> [Your assignment]:
Every line of the records that contains the string "clock" counts once; give the total and nothing else.

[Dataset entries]
= Beginning of Section =

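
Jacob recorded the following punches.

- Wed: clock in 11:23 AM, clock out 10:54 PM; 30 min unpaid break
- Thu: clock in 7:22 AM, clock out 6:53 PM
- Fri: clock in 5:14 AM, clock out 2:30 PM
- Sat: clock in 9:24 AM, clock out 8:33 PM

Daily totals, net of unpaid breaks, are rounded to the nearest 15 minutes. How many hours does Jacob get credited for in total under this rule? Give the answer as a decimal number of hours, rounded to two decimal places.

43.00 hours

Wed: 11:23 AM–10:54 PM = 11 h 31 min − 30 min = 11 h 1 min → rounds to 11 h 0 min
Thu: 7:22 AM–6:53 PM = 11 h 31 min → rounds to 11 h 30 min
Fri: 5:14 AM–2:30 PM = 9 h 16 min → rounds to 9 h 15 min
Sat: 9:24 AM–8:33 PM = 11 h 9 min → rounds to 11 h 15 min
Total credited: 43 h 0 min.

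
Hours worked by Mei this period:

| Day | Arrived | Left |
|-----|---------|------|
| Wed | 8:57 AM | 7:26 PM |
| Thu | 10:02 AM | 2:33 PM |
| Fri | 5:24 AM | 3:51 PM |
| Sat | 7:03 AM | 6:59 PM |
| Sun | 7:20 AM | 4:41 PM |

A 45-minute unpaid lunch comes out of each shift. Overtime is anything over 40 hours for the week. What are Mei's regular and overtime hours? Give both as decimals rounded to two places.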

= End of Section =

> [Response]:
4